Return only the lines of the listing below that run from the line with "We want to verify □(hot" through the line with "After position 10", both ends included, exactly as written.
= Beginning of Section =
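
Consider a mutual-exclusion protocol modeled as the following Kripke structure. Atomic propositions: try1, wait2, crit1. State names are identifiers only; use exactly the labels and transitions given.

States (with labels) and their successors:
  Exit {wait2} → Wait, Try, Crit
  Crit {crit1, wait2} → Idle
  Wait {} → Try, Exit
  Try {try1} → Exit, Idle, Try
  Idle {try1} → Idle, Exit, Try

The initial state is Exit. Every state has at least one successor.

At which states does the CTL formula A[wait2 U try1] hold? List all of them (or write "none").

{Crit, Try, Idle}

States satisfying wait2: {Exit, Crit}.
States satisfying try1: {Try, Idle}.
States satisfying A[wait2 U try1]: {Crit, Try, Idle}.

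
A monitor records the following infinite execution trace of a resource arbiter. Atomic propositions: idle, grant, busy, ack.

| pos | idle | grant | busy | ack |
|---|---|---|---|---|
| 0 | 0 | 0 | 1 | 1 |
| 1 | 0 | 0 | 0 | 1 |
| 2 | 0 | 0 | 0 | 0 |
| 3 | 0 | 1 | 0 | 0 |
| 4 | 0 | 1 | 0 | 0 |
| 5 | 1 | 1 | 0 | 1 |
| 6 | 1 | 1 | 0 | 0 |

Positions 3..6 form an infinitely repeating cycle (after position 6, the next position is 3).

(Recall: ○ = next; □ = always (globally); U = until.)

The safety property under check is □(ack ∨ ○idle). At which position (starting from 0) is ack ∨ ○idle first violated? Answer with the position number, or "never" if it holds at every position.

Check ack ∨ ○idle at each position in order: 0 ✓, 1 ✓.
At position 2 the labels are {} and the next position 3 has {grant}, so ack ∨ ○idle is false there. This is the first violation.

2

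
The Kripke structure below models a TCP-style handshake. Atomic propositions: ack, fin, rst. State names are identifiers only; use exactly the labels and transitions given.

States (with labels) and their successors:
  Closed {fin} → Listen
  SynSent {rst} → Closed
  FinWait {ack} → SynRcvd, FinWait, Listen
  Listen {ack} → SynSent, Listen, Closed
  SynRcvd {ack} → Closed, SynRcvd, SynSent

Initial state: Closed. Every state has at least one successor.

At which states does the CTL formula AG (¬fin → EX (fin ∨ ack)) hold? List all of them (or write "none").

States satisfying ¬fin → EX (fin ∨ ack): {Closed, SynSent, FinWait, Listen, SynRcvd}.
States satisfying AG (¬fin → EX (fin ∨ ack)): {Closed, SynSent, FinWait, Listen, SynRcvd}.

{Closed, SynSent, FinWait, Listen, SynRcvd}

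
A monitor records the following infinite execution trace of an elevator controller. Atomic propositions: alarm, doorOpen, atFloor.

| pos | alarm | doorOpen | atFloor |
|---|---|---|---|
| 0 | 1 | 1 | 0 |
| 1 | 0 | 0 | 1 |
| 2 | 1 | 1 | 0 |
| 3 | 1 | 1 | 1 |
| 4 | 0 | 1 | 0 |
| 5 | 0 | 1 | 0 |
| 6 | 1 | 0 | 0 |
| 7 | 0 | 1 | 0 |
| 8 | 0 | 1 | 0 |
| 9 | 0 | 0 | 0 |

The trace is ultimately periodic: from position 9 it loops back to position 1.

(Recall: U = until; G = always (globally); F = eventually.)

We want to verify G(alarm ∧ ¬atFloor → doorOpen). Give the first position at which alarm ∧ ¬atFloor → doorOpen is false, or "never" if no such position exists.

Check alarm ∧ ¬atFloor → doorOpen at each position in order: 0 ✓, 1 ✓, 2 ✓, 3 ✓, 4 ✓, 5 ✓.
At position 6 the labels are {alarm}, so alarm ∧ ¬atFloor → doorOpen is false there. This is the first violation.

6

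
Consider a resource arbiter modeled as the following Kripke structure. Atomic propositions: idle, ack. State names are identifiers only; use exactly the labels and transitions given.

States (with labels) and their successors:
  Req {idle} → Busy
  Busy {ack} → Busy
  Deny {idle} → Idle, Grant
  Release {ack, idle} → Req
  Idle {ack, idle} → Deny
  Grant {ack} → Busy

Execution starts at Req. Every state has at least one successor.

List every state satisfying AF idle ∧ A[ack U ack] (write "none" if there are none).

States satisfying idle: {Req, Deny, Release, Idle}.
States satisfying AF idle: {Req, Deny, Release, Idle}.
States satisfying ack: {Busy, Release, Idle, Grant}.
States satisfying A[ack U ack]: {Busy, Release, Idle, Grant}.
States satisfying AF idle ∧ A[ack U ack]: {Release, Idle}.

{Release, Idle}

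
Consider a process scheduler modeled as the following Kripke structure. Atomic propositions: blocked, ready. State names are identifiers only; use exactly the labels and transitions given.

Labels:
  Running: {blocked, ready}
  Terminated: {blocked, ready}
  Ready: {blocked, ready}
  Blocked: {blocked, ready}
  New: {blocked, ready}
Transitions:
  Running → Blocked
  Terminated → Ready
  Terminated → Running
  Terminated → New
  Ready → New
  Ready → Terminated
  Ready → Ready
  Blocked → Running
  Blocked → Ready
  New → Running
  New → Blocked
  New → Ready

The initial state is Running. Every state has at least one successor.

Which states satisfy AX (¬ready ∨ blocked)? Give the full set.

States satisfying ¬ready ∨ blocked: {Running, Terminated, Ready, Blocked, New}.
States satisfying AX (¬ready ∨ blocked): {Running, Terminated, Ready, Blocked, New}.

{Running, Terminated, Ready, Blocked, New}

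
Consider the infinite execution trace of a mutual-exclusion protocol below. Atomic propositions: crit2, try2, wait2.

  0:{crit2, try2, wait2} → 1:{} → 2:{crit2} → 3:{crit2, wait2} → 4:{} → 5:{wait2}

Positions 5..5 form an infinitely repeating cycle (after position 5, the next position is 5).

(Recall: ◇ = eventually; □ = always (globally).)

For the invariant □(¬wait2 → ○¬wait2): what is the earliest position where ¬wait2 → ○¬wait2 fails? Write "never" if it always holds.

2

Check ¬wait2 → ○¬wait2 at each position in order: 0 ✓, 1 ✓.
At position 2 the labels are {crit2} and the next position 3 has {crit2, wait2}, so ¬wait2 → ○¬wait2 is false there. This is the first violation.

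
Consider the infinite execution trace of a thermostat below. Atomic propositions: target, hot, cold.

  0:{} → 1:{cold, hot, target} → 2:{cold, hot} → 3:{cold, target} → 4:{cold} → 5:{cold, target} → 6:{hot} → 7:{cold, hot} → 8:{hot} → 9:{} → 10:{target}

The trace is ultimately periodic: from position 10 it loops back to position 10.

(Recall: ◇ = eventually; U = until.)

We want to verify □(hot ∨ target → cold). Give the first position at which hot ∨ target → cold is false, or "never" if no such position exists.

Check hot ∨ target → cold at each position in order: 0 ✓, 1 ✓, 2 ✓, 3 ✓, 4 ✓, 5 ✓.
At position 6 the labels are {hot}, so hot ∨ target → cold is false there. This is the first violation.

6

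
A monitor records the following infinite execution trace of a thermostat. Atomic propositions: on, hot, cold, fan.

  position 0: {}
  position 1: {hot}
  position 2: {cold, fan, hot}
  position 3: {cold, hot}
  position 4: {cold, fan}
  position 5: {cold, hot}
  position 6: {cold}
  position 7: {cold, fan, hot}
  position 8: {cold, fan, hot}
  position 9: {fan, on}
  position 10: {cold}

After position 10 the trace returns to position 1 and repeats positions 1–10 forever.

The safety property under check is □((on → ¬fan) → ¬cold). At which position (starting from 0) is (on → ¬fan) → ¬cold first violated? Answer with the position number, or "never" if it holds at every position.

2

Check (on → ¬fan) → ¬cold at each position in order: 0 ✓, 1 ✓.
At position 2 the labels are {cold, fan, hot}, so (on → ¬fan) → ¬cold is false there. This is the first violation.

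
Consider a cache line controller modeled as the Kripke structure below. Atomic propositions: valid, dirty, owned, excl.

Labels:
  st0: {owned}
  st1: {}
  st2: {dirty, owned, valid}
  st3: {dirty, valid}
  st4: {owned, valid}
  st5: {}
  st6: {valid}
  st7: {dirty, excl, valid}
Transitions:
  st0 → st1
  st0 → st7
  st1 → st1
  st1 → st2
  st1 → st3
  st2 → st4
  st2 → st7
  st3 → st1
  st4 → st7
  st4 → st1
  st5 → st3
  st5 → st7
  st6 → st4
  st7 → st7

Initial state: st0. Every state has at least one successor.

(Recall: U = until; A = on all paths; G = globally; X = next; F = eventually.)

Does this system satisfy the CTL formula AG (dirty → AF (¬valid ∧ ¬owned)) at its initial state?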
= End of Section =
== Finished exercise ==
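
We want to verify □(hot ∨ target → cold). Give the first position at which hot ∨ target → cold is false, or "never" if no such position exists.

Check hot ∨ target → cold at each position in order: 0 ✓, 1 ✓, 2 ✓, 3 ✓, 4 ✓, 5 ✓.
At position 6 the labels are {hot}, so hot ∨ target → cold is false there. This is the first violation.

6

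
A monitor records the following infinite execution trace of a thermostat. Atomic propositions: on, hot, cold, fan.

  position 0: {}
  position 1: {hot}
  position 2: {cold, fan, hot}
  position 3: {cold, hot}
  position 4: {cold, fan}
  position 5: {cold, hot}
  position 6: {cold}
  position 7: {cold, fan, hot}
  position 8: {cold, fan, hot}
  position 9: {fan, on}
  position 10: {cold}

After position 10 the trace returns to position 1 and repeats positions 1–10 forever.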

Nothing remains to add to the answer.